AIM OF THE TASK: Nothing but an exact reprint of the records is to be returned.

Records from a data collection:
-------------------------

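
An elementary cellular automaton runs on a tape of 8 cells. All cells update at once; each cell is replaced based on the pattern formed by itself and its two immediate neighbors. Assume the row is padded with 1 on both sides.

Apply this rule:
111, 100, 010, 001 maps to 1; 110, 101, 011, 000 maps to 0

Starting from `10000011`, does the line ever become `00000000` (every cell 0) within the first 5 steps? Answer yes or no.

no

step 1: 01000101
step 2: 01101100
step 3: 00000011
step 4: 10000101
step 5: 01001100
step 5 is 01001100, still not uniform 0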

-------------------------

TASK RESULT:
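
An elementary cellular automaton runs on a tape of 8 cells. All cells update at once; each cell is replaced based on the pattern formed by itself and its two immediate neighbors. Assume the row is padded with 1 on both sides.

Apply this rule:
111, 100, 010, 001 maps to 1; 110, 101, 011, 000 maps to 0

Starting from `10000011`, does the line ever become `00000000` (every cell 0) within the first 5 steps? Answer yes or no.

no

step 1: 01000101
step 2: 01101100
step 3: 00000011
step 4: 10000101
step 5: 01001100
step 5 is 01001100, still not uniform 0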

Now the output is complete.